§ YOUR INSTRUCTIONS:
Copy nothing before the line containing "What type of". Reproduce that line and all that follow, exactly, through the end of the records.
═══ DATA IN THIS EXERCISE
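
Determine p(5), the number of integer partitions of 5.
7

p(n) counts ways to write n as a sum of positive integers (order ignored).
Examples: 5; 4 + 1; 3 + 2; 3 + 1 + 1; 2 + 2 + 1; ... (7 total)
p(5) = 7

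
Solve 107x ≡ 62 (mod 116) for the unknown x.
x ≡ 6 (mod 116)

gcd(107, 116) = 1, which divides 62, so solutions exist.
Find 107^(-1) mod 116 by the extended Euclidean algorithm:
116 = 1 × 107 + 9  ⟹  9 = (1)·116 + (-1)·107
107 = 11 × 9 + 8  ⟹  8 = (-11)·116 + (12)·107
9 = 1 × 8 + 1  ⟹  1 = (12)·116 + (-13)·107
So (-13)·107 ≡ 1 (mod 116), i.e. 107^(-1) ≡ -13 ≡ 103 (mod 116).
x ≡ 103 × 62 = 6386 ≡ 6 (mod 116).
Check: 107 × 6 = 642 ≡ 62 (mod 116).
Unique solution: x ≡ 6 (mod 116)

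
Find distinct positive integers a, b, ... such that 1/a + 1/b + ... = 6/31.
1/6 + 1/38 + 1/1767

Greedy algorithm:
6/31: ceiling(31/6) = 6, use 1/6
5/186: ceiling(186/5) = 38, use 1/38
1/1767: ceiling(1767/1) = 1767, use 1/1767
Result: 6/31 = 1/6 + 1/38 + 1/1767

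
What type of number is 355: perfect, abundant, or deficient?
deficient

Proper divisors of 355: sum = 1 + 5 + 71 = 77
Since 77 < 355, 355 is deficient.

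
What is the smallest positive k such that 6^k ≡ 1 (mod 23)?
11

23 is prime, so ord(6) divides φ(23) = 22.
Divisors of 22: 1, 2, 11, 22.
Repeated squaring: 6^1 ≡ 6, 6^2 ≡ 13, 6^4 ≡ 8, 6^8 ≡ 18, 6^16 ≡ 2 (mod 23).
Test 6^d mod 23 for each divisor d in increasing order:
6^1 ≡ 6
6^2 ≡ 13
6^11 = 6^8·6^2·6^1 ≡ 1  ← first divisor giving 1
The order is 11.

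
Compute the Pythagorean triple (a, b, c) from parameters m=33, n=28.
(305, 1848, 1873)

Euclid's formula: a = m² - n², b = 2mn, c = m² + n²
m = 33, n = 28
a = 33² - 28² = 1089 - 784 = 305
b = 2 × 33 × 28 = 1848
c = 33² + 28² = 1089 + 784 = 1873
Verification: 305² + 1848² = 93025 + 3415104 = 3508129 = 1873² ✓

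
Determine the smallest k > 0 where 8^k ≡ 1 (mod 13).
4

13 is prime, so ord(8) divides φ(13) = 12.
Divisors of 12: 1, 2, 3, 4, 6, 12.
Repeated squaring: 8^1 ≡ 8, 8^2 ≡ 12, 8^4 ≡ 1, 8^8 ≡ 1 (mod 13).
Test 8^d mod 13 for each divisor d in increasing order:
8^1 ≡ 8
8^2 ≡ 12
8^3 = 8^2·8^1 ≡ 5
8^4 ≡ 1  ← first divisor giving 1
The order is 4.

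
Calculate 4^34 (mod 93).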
══════
§ RESPONSE TO THE TASK:
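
What type of number is 355: perfect, abundant, or deficient?
deficient

Proper divisors of 355: sum = 1 + 5 + 71 = 77
Since 77 < 355, 355 is deficient.

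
What is the smallest positive k such that 6^k ≡ 1 (mod 23)?
11

23 is prime, so ord(6) divides φ(23) = 22.
Divisors of 22: 1, 2, 11, 22.
Repeated squaring: 6^1 ≡ 6, 6^2 ≡ 13, 6^4 ≡ 8, 6^8 ≡ 18, 6^16 ≡ 2 (mod 23).
Test 6^d mod 23 for each divisor d in increasing order:
6^1 ≡ 6
6^2 ≡ 13
6^11 = 6^8·6^2·6^1 ≡ 1  ← first divisor giving 1
The order is 11.

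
Compute the Pythagorean triple (a, b, c) from parameters m=33, n=28.
(305, 1848, 1873)

Euclid's formula: a = m² - n², b = 2mn, c = m² + n²
m = 33, n = 28
a = 33² - 28² = 1089 - 784 = 305
b = 2 × 33 × 28 = 1848
c = 33² + 28² = 1089 + 784 = 1873
Verification: 305² + 1848² = 93025 + 3415104 = 3508129 = 1873² ✓

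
Determine the smallest k > 0 where 8^k ≡ 1 (mod 13).
4

13 is prime, so ord(8) divides φ(13) = 12.
Divisors of 12: 1, 2, 3, 4, 6, 12.
Repeated squaring: 8^1 ≡ 8, 8^2 ≡ 12, 8^4 ≡ 1, 8^8 ≡ 1 (mod 13).
Test 8^d mod 13 for each divisor d in increasing order:
8^1 ≡ 8
8^2 ≡ 12
8^3 = 8^2·8^1 ≡ 5
8^4 ≡ 1  ← first divisor giving 1
The order is 4.

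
Calculate 4^34 (mod 93).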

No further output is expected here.